Stored data
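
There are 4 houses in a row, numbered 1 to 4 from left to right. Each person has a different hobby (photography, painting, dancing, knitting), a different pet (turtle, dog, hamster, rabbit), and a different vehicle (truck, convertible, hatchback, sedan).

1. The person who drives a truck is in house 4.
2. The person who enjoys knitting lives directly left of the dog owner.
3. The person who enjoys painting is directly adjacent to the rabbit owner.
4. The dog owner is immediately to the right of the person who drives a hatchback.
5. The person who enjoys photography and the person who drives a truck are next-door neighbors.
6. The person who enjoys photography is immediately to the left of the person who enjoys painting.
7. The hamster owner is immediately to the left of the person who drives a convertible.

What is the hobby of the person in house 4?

painting

By clue 1, the person who drives a truck is in house 4.
From clue 5, the person who enjoys photography must be in house 3.
Clue 6: the person who enjoys painting is in house 4.
Clue 3: the rabbit owner is in house 3.
The only pet still possible for house 4 is turtle.
The person who enjoys knitting is in house 1 (clue 2).
The person who drives a hatchback is in house 1 (clue 4).
House 2 hobby: only dancing fits.
The only pet still possible for house 1 is hamster.
House 2's pet must be dog (nothing else left).
The person who drives a convertible is in house 2 (clue 7).
The only vehicle still possible for house 3 is sedan.
So: house 1 = knitting/hamster/hatchback, house 2 = dancing/dog/convertible, house 3 = photography/rabbit/sedan, house 4 = painting/turtle/truck.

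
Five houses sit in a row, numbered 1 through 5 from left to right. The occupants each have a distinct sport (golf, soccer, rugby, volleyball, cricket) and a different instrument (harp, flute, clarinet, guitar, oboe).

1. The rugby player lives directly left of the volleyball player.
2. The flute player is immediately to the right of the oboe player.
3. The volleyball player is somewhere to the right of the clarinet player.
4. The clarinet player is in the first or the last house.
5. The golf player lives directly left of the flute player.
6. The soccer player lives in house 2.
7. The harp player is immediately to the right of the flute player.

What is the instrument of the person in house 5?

harp

From clue 4, the clarinet player must be in house 1.
Clue 6 places the soccer player in house 2.
Clue 5: the golf player is in house 3.
From clue 5, the flute player must be in house 4.
Clue 7 places the harp player in house 5.
House 1's sport must be cricket (nothing else left).
That leaves rugby as the sport for house 4.
That leaves volleyball as the sport for house 5.
Clue 2 places the oboe player in house 3.
That leaves guitar as the instrument for house 2.
So: house 1 = cricket/clarinet, house 2 = soccer/guitar, house 3 = golf/oboe, house 4 = rugby/flute, house 5 = volleyball/harp.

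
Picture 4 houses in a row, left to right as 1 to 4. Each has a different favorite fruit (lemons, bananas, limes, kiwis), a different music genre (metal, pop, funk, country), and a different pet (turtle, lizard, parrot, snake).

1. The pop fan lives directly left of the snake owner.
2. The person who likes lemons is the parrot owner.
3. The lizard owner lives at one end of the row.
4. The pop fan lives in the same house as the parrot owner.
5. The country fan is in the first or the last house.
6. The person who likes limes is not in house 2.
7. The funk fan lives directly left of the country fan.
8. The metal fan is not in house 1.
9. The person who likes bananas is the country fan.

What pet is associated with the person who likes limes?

turtle

Clue 7 places the funk fan in house 3.
Clue 7: the country fan is in house 4.
The person who likes bananas is in house 4 (clue 9).
That leaves pop as the music genre for house 1.
House 2's music genre must be metal (nothing else left).
Clue 1 places the snake owner in house 2.
Clue 4: the parrot owner is in house 1.
House 3's pet must be turtle (nothing else left).
The only pet still possible for house 4 is lizard.
From clue 2, the person who likes lemons must be in house 1.
The only favorite fruit still possible for house 2 is kiwis.
That leaves limes as the favorite fruit for house 3.
So: house 1 = lemons/pop/parrot, house 2 = kiwis/metal/snake, house 3 = limes/funk/turtle, house 4 = bananas/country/lizard.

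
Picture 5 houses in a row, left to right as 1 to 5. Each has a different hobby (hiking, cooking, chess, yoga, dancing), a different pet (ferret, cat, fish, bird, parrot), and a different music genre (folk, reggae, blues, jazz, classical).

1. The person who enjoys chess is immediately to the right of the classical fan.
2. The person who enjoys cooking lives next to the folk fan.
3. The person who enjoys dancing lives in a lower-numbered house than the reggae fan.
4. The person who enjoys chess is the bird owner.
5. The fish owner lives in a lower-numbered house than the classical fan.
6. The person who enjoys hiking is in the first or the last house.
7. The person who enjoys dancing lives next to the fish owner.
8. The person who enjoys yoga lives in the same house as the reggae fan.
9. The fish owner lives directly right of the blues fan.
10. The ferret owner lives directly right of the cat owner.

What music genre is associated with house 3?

reggae

The person who enjoys chess is narrowed to house 4 or 5; consider each.
Placing it in house 4 leads to a contradiction, so it's in house 5.
From clue 1, the classical fan must be in house 4.
The bird owner is in house 5 (clue 4).
House 1 hobby: only hiking fits.
Clue 3 places the person who enjoys dancing in house 2.
The reggae fan is in house 3 (clue 3).
The fish owner is in house 3 (clue 7).
Clue 8: the person who enjoys yoga is in house 3.
Clue 9 places the blues fan in house 2.
House 4 hobby: only cooking fits.
By clue 2, the folk fan is in house 5.
The ferret owner is in house 2 (clue 10).
By clue 10, the cat owner is in house 1.
So house 4 gets parrot for pet.
House 1's music genre must be jazz (nothing else left).
So: house 1 = hiking/cat/jazz, house 2 = dancing/ferret/blues, house 3 = yoga/fish/reggae, house 4 = cooking/parrot/classical, house 5 = chess/bird/folk.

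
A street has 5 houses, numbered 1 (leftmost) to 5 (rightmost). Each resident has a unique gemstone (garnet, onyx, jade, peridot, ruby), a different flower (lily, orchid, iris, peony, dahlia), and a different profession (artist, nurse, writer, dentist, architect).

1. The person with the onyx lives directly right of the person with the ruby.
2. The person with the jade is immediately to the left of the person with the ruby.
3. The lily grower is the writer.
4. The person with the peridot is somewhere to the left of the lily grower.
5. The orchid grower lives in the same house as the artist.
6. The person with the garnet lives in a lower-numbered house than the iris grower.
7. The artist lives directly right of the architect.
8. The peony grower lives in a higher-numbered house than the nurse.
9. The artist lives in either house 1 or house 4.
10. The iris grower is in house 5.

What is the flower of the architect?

peony

By clue 9, the artist is in house 4.
The iris grower is in house 5 (clue 10).
House 5 gemstone: only onyx fits.
The person with the ruby is in house 4 (clue 1).
Clue 2 places the person with the jade in house 3.
The orchid grower is in house 4 (clue 5).
From clue 7, the architect must be in house 3.
House 1's flower must be dahlia (nothing else left).
So house 5 gets dentist for profession.
By clue 3, the lily grower is in house 2.
The person with the peridot is in house 1 (clue 4).
So house 2 gets garnet for gemstone.
So house 3 gets peony for flower.
The only profession still possible for house 1 is nurse.
So house 2 gets writer for profession.
So: house 1 = peridot/dahlia/nurse, house 2 = garnet/lily/writer, house 3 = jade/peony/architect, house 4 = ruby/orchid/artist, house 5 = onyx/iris/dentist.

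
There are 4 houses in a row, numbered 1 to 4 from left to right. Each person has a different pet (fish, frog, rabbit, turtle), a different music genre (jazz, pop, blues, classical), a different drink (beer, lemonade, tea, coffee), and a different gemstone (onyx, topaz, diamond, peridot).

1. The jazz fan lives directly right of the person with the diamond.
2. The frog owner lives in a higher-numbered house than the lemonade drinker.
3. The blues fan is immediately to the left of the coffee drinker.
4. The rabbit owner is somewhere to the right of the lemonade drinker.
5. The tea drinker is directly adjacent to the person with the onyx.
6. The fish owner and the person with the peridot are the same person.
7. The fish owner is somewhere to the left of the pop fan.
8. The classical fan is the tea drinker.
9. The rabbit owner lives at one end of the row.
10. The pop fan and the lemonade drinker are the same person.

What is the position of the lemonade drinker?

By clue 9, the rabbit owner is in house 4.
By clue 2, the frog owner is in house 3.
From clue 2, the lemonade drinker must be in house 2.
Clue 10 places the pop fan in house 2.
From clue 3, the blues fan must be in house 3.
From clue 3, the coffee drinker must be in house 4.
Clue 7: the fish owner is in house 1.
House 2 pet: only turtle fits.
House 1 music genre: only classical fits.
That leaves jazz as the music genre for house 4.
Clue 1 places the person with the diamond in house 3.
Clue 6 places the person with the peridot in house 1.
The tea drinker is in house 1 (clue 8).
House 3 drink: only beer fits.
From clue 5, the person with the onyx must be in house 2.
The only gemstone still possible for house 4 is topaz.
So: house 1 = fish/classical/tea/peridot, house 2 = turtle/pop/lemonade/onyx, house 3 = frog/blues/beer/diamond, house 4 = rabbit/jazz/coffee/topaz.

2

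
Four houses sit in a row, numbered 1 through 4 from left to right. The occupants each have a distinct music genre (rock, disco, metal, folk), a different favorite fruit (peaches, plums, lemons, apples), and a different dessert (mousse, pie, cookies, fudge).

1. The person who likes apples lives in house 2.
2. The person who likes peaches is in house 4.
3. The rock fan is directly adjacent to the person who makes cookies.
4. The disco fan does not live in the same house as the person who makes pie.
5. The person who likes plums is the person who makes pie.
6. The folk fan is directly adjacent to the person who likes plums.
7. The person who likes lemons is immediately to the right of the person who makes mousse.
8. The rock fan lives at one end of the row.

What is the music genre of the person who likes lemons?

disco

By clue 1, the person who likes apples is in house 2.
Clue 2 places the person who likes peaches in house 4.
So house 1 gets plums for favorite fruit.
That leaves lemons as the favorite fruit for house 3.
Clue 5: the person who makes pie is in house 1.
Clue 6 places the folk fan in house 2.
Clue 7 places the person who makes mousse in house 2.
That leaves cookies as the dessert for house 3.
That leaves fudge as the dessert for house 4.
The rock fan is in house 4 (clue 3).
The only music genre still possible for house 1 is metal.
So house 3 gets disco for music genre.
So: house 1 = metal/plums/pie, house 2 = folk/apples/mousse, house 3 = disco/lemons/cookies, house 4 = rock/peaches/fudge.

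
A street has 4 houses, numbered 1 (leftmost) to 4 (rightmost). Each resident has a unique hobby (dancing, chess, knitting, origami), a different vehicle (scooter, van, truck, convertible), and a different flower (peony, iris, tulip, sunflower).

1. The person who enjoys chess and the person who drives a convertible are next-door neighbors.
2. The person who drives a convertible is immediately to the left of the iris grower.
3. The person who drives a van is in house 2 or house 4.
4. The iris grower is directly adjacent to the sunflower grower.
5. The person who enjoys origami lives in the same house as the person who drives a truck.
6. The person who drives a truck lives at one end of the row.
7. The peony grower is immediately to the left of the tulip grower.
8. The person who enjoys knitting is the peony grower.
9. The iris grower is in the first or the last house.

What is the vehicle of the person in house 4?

truck

The iris grower is in house 4 (clue 9).
Clue 2: the person who drives a convertible is in house 3.
By clue 4, the sunflower grower is in house 3.
House 1's flower must be peony (nothing else left).
House 2 flower: only tulip fits.
Clue 8: the person who enjoys knitting is in house 1.
That leaves dancing as the hobby for house 3.
The only hobby still possible for house 4 is origami.
Clue 5 places the person who drives a truck in house 4.
The only hobby still possible for house 2 is chess.
The only vehicle still possible for house 1 is scooter.
The only vehicle still possible for house 2 is van.
So: house 1 = knitting/scooter/peony, house 2 = chess/van/tulip, house 3 = dancing/convertible/sunflower, house 4 = origami/truck/iris.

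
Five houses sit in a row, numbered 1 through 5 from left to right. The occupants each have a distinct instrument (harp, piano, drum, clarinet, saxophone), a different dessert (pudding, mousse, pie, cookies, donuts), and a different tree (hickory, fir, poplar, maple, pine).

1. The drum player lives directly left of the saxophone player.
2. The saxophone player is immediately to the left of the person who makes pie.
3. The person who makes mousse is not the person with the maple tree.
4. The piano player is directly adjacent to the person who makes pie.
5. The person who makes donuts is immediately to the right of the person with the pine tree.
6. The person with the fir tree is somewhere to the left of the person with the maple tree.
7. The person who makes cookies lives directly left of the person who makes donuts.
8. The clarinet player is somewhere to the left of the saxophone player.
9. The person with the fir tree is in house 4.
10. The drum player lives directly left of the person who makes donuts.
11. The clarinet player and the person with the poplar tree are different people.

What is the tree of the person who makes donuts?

poplar

The person with the fir tree is in house 4 (clue 9).
By clue 6, the person with the maple tree is in house 5.
The clarinet player is narrowed to house 1 or 2 or 3; consider each.
Placing it in house 2 and house 3 leads to a contradiction, so it's in house 1.
So house 1 gets hickory for tree.
The drum player is narrowed to house 2 or 3; consider each.
Placing it in house 3 leads to a contradiction, so it's in house 2.
The saxophone player is in house 3 (clue 1).
From clue 2, the person who makes pie must be in house 4.
Clue 10 places the person who makes donuts in house 3.
So house 4 gets harp for instrument.
House 5's instrument must be piano (nothing else left).
That leaves pudding as the dessert for house 5.
From clue 5, the person with the pine tree must be in house 2.
That leaves mousse as the dessert for house 1.
That leaves cookies as the dessert for house 2.
So house 3 gets poplar for tree.
So: house 1 = clarinet/mousse/hickory, house 2 = drum/cookies/pine, house 3 = saxophone/donuts/poplar, house 4 = harp/pie/fir, house 5 = piano/pudding/maple.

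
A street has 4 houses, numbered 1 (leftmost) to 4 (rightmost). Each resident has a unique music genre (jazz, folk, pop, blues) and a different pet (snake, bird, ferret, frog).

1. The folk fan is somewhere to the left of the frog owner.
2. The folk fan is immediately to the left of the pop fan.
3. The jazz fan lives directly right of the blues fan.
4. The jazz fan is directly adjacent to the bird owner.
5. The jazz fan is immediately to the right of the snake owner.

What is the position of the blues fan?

The blues fan is narrowed to house 1 or 2 or 3; consider each.
Placing it in house 2 and house 3 leads to a contradiction, so it's in house 1.
Clue 3 places the jazz fan in house 2.
Clue 5: the snake owner is in house 1.
The only music genre still possible for house 4 is pop.
House 3 pet: only bird fits.
By clue 1, the frog owner is in house 4.
The only music genre still possible for house 3 is folk.
So house 2 gets ferret for pet.
So: house 1 = blues/snake, house 2 = jazz/ferret, house 3 = folk/bird, house 4 = pop/frog.

1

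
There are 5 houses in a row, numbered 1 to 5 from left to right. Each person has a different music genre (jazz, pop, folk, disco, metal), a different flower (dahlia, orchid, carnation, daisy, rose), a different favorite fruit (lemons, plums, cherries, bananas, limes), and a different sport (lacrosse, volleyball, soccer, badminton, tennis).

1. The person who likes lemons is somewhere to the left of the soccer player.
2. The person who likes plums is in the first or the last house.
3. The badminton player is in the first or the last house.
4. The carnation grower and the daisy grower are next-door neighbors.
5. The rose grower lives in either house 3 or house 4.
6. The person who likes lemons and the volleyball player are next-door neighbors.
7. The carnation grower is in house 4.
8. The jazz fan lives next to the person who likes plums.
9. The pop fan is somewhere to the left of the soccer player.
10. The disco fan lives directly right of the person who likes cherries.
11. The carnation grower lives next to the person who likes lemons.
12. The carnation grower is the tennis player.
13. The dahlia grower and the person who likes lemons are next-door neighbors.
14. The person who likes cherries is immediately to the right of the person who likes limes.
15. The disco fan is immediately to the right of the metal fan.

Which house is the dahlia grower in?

2

Clue 7 places the carnation grower in house 4.
From clue 11, the person who likes lemons must be in house 3.
Clue 12 places the tennis player in house 4.
House 3 flower: only rose fits.
The soccer player is in house 5 (clue 1).
Clue 4: the daisy grower is in house 5.
The volleyball player is in house 2 (clue 6).
Clue 14: the person who likes cherries is in house 2.
Clue 14: the person who likes limes is in house 1.
The only flower still possible for house 1 is orchid.
House 2 flower: only dahlia fits.
House 4 favorite fruit: only bananas fits.
So house 5 gets plums for favorite fruit.
That leaves badminton as the sport for house 1.
That leaves lacrosse as the sport for house 3.
Clue 8 places the jazz fan in house 4.
Clue 10: the disco fan is in house 3.
The metal fan is in house 2 (clue 15).
The only music genre still possible for house 5 is folk.
House 1's music genre must be pop (nothing else left).
So: house 1 = pop/orchid/limes/badminton, house 2 = metal/dahlia/cherries/volleyball, house 3 = disco/rose/lemons/lacrosse, house 4 = jazz/carnation/bananas/tennis, house 5 = folk/daisy/plums/soccer.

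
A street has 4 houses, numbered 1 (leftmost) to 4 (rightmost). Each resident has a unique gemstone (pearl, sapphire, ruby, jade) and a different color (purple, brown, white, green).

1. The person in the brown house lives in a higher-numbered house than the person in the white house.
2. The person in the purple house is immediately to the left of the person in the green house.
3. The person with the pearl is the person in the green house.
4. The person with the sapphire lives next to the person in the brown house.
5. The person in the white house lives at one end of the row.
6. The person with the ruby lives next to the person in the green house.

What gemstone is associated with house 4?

pearl

Clue 5 places the person in the white house in house 1.
The person with the pearl is narrowed to house 3 or 4; consider each.
Placing it in house 3 leads to a contradiction, so it's in house 4.
Clue 3: the person in the green house is in house 4.
The person with the ruby is in house 3 (clue 6).
Clue 2: the person in the purple house is in house 3.
House 2 color: only brown fits.
From clue 4, the person with the sapphire must be in house 1.
House 2 gemstone: only jade fits.
So: house 1 = sapphire/white, house 2 = jade/brown, house 3 = ruby/purple, house 4 = pearl/green.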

Assigned task
Say how many lines of the listing above include the word "door", and give no other text.

Expected answer
5